— How to complete this task —
Considering every line below, count those with the word "Answer" and give only the result.

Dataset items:
# # # #

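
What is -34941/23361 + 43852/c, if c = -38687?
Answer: -792063013/301255669 ≈ -2.6292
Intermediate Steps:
-34941/23361 + 43852/c = -34941/23361 + 43852/(-38687) = -34941*1/23361 + 43852*(-1/38687) = -11647/7787 - 43852/38687 = -792063013/301255669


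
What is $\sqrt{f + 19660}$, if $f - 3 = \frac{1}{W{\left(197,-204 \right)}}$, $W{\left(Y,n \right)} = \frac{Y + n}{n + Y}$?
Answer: $4 \sqrt{1229} \approx 140.23$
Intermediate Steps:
$W{\left(Y,n \right)} = 1$ ($W{\left(Y,n \right)} = \frac{Y + n}{Y + n} = 1$)
$f = 4$ ($f = 3 + 1^{-1} = 3 + 1 = 4$)
$\sqrt{f + 19660} = \sqrt{4 + 19660} = \sqrt{19664} = 4 \sqrt{1229}$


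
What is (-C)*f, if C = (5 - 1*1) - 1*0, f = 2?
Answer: -8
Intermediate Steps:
C = 4 (C = (5 - 1) + 0 = 4 + 0 = 4)
(-C)*f = -1*4*2 = -4*2 = -8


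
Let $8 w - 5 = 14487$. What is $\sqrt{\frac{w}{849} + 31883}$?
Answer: $\frac{\sqrt{91931344986}}{1698} \approx 178.56$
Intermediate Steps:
$w = \frac{3623}{2}$ ($w = \frac{5}{8} + \frac{1}{8} \cdot 14487 = \frac{5}{8} + \frac{14487}{8} = \frac{3623}{2} \approx 1811.5$)
$\sqrt{\frac{w}{849} + 31883} = \sqrt{\frac{3623}{2 \cdot 849} + 31883} = \sqrt{\frac{3623}{2} \cdot \frac{1}{849} + 31883} = \sqrt{\frac{3623}{1698} + 31883} = \sqrt{\frac{54140957}{1698}} = \frac{\sqrt{91931344986}}{1698}$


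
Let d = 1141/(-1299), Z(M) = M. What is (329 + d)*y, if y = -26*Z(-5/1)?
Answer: 55409900/1299 ≈ 42656.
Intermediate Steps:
y = 130 (y = -(-130)/1 = -(-130) = -26*(-5) = 130)
d = -1141/1299 (d = 1141*(-1/1299) = -1141/1299 ≈ -0.87837)
(329 + d)*y = (329 - 1141/1299)*130 = (426230/1299)*130 = 55409900/1299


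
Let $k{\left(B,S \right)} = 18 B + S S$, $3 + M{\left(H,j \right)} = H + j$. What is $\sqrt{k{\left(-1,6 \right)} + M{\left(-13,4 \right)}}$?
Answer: $\sqrt{6} \approx 2.4495$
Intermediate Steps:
$M{\left(H,j \right)} = -3 + H + j$ ($M{\left(H,j \right)} = -3 + \left(H + j\right) = -3 + H + j$)
$k{\left(B,S \right)} = S^{2} + 18 B$ ($k{\left(B,S \right)} = 18 B + S^{2} = S^{2} + 18 B$)
$\sqrt{k{\left(-1,6 \right)} + M{\left(-13,4 \right)}} = \sqrt{\left(6^{2} + 18 \left(-1\right)\right) - 12} = \sqrt{\left(36 - 18\right) - 12} = \sqrt{18 - 12} = \sqrt{6}$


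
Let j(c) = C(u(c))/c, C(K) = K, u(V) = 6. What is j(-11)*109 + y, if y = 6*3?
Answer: -456/11 ≈ -41.455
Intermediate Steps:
y = 18
j(c) = 6/c
j(-11)*109 + y = (6/(-11))*109 + 18 = (6*(-1/11))*109 + 18 = -6/11*109 + 18 = -654/11 + 18 = -456/11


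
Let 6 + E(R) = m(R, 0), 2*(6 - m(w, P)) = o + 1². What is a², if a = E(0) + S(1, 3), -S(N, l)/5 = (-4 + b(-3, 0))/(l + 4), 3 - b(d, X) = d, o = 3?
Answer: 576/49 ≈ 11.755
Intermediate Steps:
m(w, P) = 4 (m(w, P) = 6 - (3 + 1²)/2 = 6 - (3 + 1)/2 = 6 - ½*4 = 6 - 2 = 4)
b(d, X) = 3 - d
E(R) = -2 (E(R) = -6 + 4 = -2)
S(N, l) = -10/(4 + l) (S(N, l) = -5*(-4 + (3 - 1*(-3)))/(l + 4) = -5*(-4 + (3 + 3))/(4 + l) = -5*(-4 + 6)/(4 + l) = -10/(4 + l))
a = -24/7 (a = -2 - 10/(4 + 3) = -2 - 10/7 = -24/7 ≈ -3.4286)
a² = (-24/7)² = 576/49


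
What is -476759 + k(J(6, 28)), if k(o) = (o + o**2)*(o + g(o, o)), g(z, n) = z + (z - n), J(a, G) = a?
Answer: -476255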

# # # #

— Response area —
9